» **YOUR INSTRUCTIONS**
Reproduce the following entries verbatim, each one complete.

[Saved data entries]
---*---

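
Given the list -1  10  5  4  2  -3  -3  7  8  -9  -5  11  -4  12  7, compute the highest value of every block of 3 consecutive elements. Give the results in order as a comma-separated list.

(-1, 10, 5) → max 10
(10, 5, 4) → max 10
(5, 4, 2) → max 5
(4, 2, -3) → max 4
(2, -3, -3) → max 2
(-3, -3, 7) → max 7
(-3, 7, 8) → max 8
(7, 8, -9) → max 8
(8, -9, -5) → max 8
(-9, -5, 11) → max 11
(-5, 11, -4) → max 11
(11, -4, 12) → max 12
(-4, 12, 7) → max 12

10, 10, 5, 4, 2, 7, 8, 8, 8, 11, 11, 12, 12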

---*---

» **RESULT BELOW**
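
Given the list -1  10  5  4  2  -3  -3  7  8  -9  -5  11  -4  12  7, compute the highest value of every block of 3 consecutive elements. Give the results in order as a comma-separated list.

(-1, 10, 5) → max 10
(10, 5, 4) → max 10
(5, 4, 2) → max 5
(4, 2, -3) → max 4
(2, -3, -3) → max 2
(-3, -3, 7) → max 7
(-3, 7, 8) → max 8
(7, 8, -9) → max 8
(8, -9, -5) → max 8
(-9, -5, 11) → max 11
(-5, 11, -4) → max 11
(11, -4, 12) → max 12
(-4, 12, 7) → max 12

10, 10, 5, 4, 2, 7, 8, 8, 8, 11, 11, 12, 12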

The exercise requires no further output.